[Saved data entries]
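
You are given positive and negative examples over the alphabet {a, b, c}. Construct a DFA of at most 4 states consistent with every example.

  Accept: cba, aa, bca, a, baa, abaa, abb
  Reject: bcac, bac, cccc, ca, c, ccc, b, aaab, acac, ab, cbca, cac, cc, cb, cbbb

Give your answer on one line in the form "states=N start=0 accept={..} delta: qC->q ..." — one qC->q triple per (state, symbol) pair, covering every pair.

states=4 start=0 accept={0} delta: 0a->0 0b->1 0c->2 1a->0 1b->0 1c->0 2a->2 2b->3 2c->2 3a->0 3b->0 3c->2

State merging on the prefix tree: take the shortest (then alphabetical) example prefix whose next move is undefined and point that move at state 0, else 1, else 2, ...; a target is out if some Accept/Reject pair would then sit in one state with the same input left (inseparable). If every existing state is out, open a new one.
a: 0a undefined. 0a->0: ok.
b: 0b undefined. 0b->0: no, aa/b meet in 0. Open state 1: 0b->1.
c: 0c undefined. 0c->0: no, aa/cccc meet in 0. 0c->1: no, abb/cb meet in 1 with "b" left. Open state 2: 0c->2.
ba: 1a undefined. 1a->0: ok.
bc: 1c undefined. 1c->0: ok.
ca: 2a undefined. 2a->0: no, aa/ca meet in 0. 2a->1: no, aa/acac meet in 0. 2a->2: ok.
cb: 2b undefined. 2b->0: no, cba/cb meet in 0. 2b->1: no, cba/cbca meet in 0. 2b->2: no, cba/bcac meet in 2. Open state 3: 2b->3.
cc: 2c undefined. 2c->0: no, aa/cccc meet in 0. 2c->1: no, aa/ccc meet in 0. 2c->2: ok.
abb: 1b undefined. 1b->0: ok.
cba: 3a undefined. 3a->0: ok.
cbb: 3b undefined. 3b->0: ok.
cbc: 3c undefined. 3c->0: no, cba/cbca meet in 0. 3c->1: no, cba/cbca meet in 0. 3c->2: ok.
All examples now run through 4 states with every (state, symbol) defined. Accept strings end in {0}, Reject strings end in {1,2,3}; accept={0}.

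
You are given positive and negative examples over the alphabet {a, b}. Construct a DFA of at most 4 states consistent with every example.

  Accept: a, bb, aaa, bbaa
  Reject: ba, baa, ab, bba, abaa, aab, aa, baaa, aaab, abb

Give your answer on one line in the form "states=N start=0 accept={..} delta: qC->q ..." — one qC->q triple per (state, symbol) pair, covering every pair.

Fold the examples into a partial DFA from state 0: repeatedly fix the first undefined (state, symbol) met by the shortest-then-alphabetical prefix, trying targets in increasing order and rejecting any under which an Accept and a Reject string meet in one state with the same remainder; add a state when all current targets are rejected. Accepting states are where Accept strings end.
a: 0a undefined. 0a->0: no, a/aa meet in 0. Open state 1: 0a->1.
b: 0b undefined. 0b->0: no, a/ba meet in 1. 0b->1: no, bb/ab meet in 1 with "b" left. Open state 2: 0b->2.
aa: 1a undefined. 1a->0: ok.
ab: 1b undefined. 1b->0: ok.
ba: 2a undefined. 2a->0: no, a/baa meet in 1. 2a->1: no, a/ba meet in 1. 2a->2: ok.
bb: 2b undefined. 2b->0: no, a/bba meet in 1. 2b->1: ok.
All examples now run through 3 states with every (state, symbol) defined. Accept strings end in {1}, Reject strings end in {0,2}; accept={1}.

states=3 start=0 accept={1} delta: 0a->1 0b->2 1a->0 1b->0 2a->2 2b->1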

> [Exercise directions]: Identify the lines in the entries above that contain "consistent", then copy them out.

> [Task result]:
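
You are given positive and negative examples over the alphabet {a, b, c}. Construct a DFA of at most 4 states consistent with every example.
You are given positive and negative examples over the alphabet {a, b}. Construct a DFA of at most 4 states consistent with every example.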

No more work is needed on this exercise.